[Recorded data]
Content starts
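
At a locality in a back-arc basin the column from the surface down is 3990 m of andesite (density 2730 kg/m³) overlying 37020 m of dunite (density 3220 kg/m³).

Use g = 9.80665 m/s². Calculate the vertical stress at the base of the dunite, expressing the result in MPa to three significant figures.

andesite: 2730 kg/m³ × 9.80665 m/s² × 3990 m = 1.068×10^8 Pa = 106.8 MPa
dunite: 3220 kg/m³ × 9.80665 m/s² × 37020 m = 1.169×10^9 Pa = 1169 MPa
Total = 106.8 + 1169 = 1275.8 MPa

1280 MPa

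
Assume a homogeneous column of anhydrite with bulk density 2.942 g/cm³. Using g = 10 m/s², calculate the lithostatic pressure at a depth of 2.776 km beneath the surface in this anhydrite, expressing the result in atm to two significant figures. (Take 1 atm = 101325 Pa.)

anhydrite: 2942 kg/m³ × 10 m/s² × 2776 m = 8.167×10^7 Pa = 806.0 atm

810 atm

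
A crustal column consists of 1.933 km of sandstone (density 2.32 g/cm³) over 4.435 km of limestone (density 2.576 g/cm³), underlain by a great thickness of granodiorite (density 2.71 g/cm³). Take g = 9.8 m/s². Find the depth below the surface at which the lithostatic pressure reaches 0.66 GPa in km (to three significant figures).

Pressure at base of upper layers: 2320×9.8×1933 + 2576×9.8×4435 = 1.559×10^8 Pa = 0.1559 GPa
Remaining pressure to be supplied by granodiorite: 6.600×10^8 − 1.559×10^8 = 5.041×10^8 Pa
Additional depth in granodiorite = 5.041×10^8 Pa / (2710 kg/m³ × 9.8 m/s²) = 18981 m
Total depth = 6368 m + 18981 m = 25349 m
= 25.349 km

25.3 km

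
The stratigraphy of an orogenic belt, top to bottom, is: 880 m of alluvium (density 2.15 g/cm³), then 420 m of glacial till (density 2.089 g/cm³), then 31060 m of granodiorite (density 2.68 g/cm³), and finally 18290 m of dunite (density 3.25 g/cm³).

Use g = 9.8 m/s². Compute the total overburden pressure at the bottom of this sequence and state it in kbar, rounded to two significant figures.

14 kbar

alluvium: 2150 kg/m³ × 9.8 m/s² × 880 m = 1.854×10^7 Pa = 0.1854 kbar
glacial till: 2089 kg/m³ × 9.8 m/s² × 420 m = 8.598×10^6 Pa = 0.08598 kbar
granodiorite: 2680 kg/m³ × 9.8 m/s² × 31060 m = 8.158×10^8 Pa = 8.158 kbar
dunite: 3250 kg/m³ × 9.8 m/s² × 18290 m = 5.825×10^8 Pa = 5.825 kbar
Total = 0.1854 + 0.08598 + 8.158 + 5.825 = 14.254 kbar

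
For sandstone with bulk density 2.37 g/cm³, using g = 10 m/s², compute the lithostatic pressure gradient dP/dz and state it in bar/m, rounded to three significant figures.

dP/dz = ρg = 2370 kg/m³ × 10 m/s² = 23700 Pa/m
= 23700 Pa/m × (1 bar/m / 1.0000×10^5 Pa/m) = 0.23700 bar/m

0.237 bar/m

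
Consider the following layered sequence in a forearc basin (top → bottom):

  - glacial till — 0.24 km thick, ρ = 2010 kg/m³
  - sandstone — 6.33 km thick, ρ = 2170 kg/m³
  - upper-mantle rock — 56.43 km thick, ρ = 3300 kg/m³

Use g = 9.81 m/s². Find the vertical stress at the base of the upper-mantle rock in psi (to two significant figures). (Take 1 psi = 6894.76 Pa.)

290000 psi

glacial till: 2010 kg/m³ × 9.81 m/s² × 240 m = 4.732×10^6 Pa = 686.4 psi
sandstone: 2170 kg/m³ × 9.81 m/s² × 6330 m = 1.348×10^8 Pa = 19544 psi
upper-mantle rock: 3300 kg/m³ × 9.81 m/s² × 56430 m = 1.827×10^9 Pa = 2.650×10^5 psi
Total = 686.4 + 19544 + 2.650×10^5 = 2.8519×10^5 psi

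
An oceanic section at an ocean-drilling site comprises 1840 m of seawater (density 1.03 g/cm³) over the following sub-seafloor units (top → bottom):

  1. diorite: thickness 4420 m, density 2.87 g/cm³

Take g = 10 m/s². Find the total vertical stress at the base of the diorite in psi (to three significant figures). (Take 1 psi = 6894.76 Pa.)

seawater: 1030 kg/m³ × 10 m/s² × 1840 m = 1.895×10^7 Pa = 2749 psi
diorite: 2870 kg/m³ × 10 m/s² × 4420 m = 1.269×10^8 Pa = 18399 psi
Total = 2749 + 18399 = 21147 psi

21100 psi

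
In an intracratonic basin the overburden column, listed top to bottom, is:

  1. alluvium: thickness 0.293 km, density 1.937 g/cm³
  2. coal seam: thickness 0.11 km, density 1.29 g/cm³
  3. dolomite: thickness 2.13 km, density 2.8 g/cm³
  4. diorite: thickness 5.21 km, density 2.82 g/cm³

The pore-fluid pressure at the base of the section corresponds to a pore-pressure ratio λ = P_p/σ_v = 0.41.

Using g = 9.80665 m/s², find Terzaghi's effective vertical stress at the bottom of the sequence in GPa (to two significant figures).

Overburden (lithostatic) stress σ_v:
alluvium: 1937 kg/m³ × 9.80665 m/s² × 293 m = 5.566×10^6 Pa = 5.566 MPa
coal seam: 1290 kg/m³ × 9.80665 m/s² × 110 m = 1.392×10^6 Pa = 1.392 MPa
dolomite: 2800 kg/m³ × 9.80665 m/s² × 2130 m = 5.849×10^7 Pa = 58.49 MPa
diorite: 2820 kg/m³ × 9.80665 m/s² × 5210 m = 1.441×10^8 Pa = 144.1 MPa
Total = 5.566 + 1.392 + 58.49 + 144.1 = 209.53 MPa
Pore pressure P_p = λ·σ_v = 0.41 × 209.5 MPa = 85.91 MPa
Effective stress σ' = σ_v − P_p = 209.5 − 85.91 = 123.62 MPa = 0.12362 GPa

0.12 GPa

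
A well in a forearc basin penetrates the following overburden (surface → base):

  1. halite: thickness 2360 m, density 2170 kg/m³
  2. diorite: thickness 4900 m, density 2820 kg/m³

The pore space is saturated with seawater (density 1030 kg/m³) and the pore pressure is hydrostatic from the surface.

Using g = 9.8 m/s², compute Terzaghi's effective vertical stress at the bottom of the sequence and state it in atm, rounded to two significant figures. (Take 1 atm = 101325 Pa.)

Overburden (lithostatic) stress σ_v:
halite: 2170 kg/m³ × 9.8 m/s² × 2360 m = 5.019×10^7 Pa = 50.19 MPa
diorite: 2820 kg/m³ × 9.8 m/s² × 4900 m = 1.354×10^8 Pa = 135.4 MPa
Total = 50.19 + 135.4 = 185.60 MPa
Pore pressure P_p = 1030 kg/m³ × 9.8 m/s² × 7260 m = 7.328×10^7 Pa = 73.28 MPa
Effective stress σ' = σ_v − P_p = 185.6 − 73.28 = 112.32 MPa = 1108.5 atm

1100 atm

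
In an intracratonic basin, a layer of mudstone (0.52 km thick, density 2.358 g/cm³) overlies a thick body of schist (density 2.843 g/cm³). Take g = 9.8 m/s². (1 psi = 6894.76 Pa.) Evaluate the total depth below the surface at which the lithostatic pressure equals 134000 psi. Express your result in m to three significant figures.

Pressure at base of upper layers: 2358×9.8×520 = 1.202×10^7 Pa = 1743 psi
Remaining pressure to be supplied by schist: 9.239×10^8 − 1.202×10^7 = 9.119×10^8 Pa
Additional depth in schist = 9.119×10^8 Pa / (2843 kg/m³ × 9.8 m/s²) = 32729 m
Total depth = 520 m + 32729 m = 33249 m

33200 m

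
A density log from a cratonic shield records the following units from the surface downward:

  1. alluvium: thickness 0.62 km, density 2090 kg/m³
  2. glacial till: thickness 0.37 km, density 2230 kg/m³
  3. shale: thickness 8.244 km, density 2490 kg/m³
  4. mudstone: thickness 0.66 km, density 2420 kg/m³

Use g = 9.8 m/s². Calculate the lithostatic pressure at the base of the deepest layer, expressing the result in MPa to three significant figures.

alluvium: 2090 kg/m³ × 9.8 m/s² × 620 m = 1.270×10^7 Pa = 12.70 MPa
glacial till: 2230 kg/m³ × 9.8 m/s² × 370 m = 8.086×10^6 Pa = 8.086 MPa
shale: 2490 kg/m³ × 9.8 m/s² × 8244 m = 2.012×10^8 Pa = 201.2 MPa
mudstone: 2420 kg/m³ × 9.8 m/s² × 660 m = 1.565×10^7 Pa = 15.65 MPa
Total = 12.70 + 8.086 + 201.2 + 15.65 = 237.61 MPa

238 MPa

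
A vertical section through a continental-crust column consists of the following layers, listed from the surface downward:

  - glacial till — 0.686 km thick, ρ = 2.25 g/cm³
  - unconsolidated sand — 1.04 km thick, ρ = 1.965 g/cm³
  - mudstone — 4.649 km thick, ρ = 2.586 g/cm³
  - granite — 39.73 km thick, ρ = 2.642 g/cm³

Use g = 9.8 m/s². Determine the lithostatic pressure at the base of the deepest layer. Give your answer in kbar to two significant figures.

12 kbar

glacial till: 2250 kg/m³ × 9.8 m/s² × 686 m = 1.513×10^7 Pa = 0.1513 kbar
unconsolidated sand: 1965 kg/m³ × 9.8 m/s² × 1040 m = 2.003×10^7 Pa = 0.2003 kbar
mudstone: 2586 kg/m³ × 9.8 m/s² × 4649 m = 1.178×10^8 Pa = 1.178 kbar
granite: 2642 kg/m³ × 9.8 m/s² × 39730 m = 1.029×10^9 Pa = 10.29 kbar
Total = 0.1513 + 0.2003 + 1.178 + 10.29 = 11.816 kbar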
Content ends
- **EXERCISE GOAL**:
Among the entries above, the lines between the ones containing "4. diorite: thickness" and "The pore space", inclusive, are to be transcribed exactly. No other line is to be given.

- **OUTPUT FOR THIS TASK**:
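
  4. diorite: thickness 5.21 km, density 2.82 g/cm³

The pore-fluid pressure at the base of the section corresponds to a pore-pressure ratio λ = P_p/σ_v = 0.41.

Using g = 9.80665 m/s², find Terzaghi's effective vertical stress at the bottom of the sequence in GPa (to two significant figures).

Overburden (lithostatic) stress σ_v:
alluvium: 1937 kg/m³ × 9.80665 m/s² × 293 m = 5.566×10^6 Pa = 5.566 MPa
coal seam: 1290 kg/m³ × 9.80665 m/s² × 110 m = 1.392×10^6 Pa = 1.392 MPa
dolomite: 2800 kg/m³ × 9.80665 m/s² × 2130 m = 5.849×10^7 Pa = 58.49 MPa
diorite: 2820 kg/m³ × 9.80665 m/s² × 5210 m = 1.441×10^8 Pa = 144.1 MPa
Total = 5.566 + 1.392 + 58.49 + 144.1 = 209.53 MPa
Pore pressure P_p = λ·σ_v = 0.41 × 209.5 MPa = 85.91 MPa
Effective stress σ' = σ_v − P_p = 209.5 − 85.91 = 123.62 MPa = 0.12362 GPa

0.12 GPa

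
A well in a forearc basin penetrates the following overburden (surface → base):

  1. halite: thickness 2360 m, density 2170 kg/m³
  2. diorite: thickness 4900 m, density 2820 kg/m³

The pore space is saturated with seawater (density 1030 kg/m³) and the pore pressure is hydrostatic from the surface.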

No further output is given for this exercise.